**Exercise objective**.
Copy, from the entries below, each line where the word "value" can be found.

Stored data
####################

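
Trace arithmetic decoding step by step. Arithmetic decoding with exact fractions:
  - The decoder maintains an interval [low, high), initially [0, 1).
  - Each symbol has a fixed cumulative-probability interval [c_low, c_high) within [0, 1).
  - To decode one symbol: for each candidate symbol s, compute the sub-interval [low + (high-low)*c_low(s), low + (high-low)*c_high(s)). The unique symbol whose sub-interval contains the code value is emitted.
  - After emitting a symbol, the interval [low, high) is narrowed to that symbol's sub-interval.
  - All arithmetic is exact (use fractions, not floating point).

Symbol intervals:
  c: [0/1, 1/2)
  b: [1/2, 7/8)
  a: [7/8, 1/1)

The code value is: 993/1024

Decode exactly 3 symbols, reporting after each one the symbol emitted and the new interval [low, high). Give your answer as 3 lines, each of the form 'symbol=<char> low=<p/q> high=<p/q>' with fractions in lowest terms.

Answer: symbol=a low=7/8 high=1/1
symbol=b low=15/16 high=63/64
symbol=b low=123/128 high=501/512

Derivation:
Step 1: interval [0/1, 1/1), width = 1/1 - 0/1 = 1/1
  'c': [0/1 + 1/1*0/1, 0/1 + 1/1*1/2) = [0/1, 1/2)
  'b': [0/1 + 1/1*1/2, 0/1 + 1/1*7/8) = [1/2, 7/8)
  'a': [0/1 + 1/1*7/8, 0/1 + 1/1*1/1) = [7/8, 1/1) <- contains code 993/1024
  emit 'a', narrow to [7/8, 1/1)
Step 2: interval [7/8, 1/1), width = 1/1 - 7/8 = 1/8
  'c': [7/8 + 1/8*0/1, 7/8 + 1/8*1/2) = [7/8, 15/16)
  'b': [7/8 + 1/8*1/2, 7/8 + 1/8*7/8) = [15/16, 63/64) <- contains code 993/1024
  'a': [7/8 + 1/8*7/8, 7/8 + 1/8*1/1) = [63/64, 1/1)
  emit 'b', narrow to [15/16, 63/64)
Step 3: interval [15/16, 63/64), width = 63/64 - 15/16 = 3/64
  'c': [15/16 + 3/64*0/1, 15/16 + 3/64*1/2) = [15/16, 123/128)
  'b': [15/16 + 3/64*1/2, 15/16 + 3/64*7/8) = [123/128, 501/512) <- contains code 993/1024
  'a': [15/16 + 3/64*7/8, 15/16 + 3/64*1/1) = [501/512, 63/64)
  emit 'b', narrow to [123/128, 501/512)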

####################

**Response area**.
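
  - To decode one symbol: for each candidate symbol s, compute the sub-interval [low + (high-low)*c_low(s), low + (high-low)*c_high(s)). The unique symbol whose sub-interval contains the code value is emitted.
The code value is: 993/1024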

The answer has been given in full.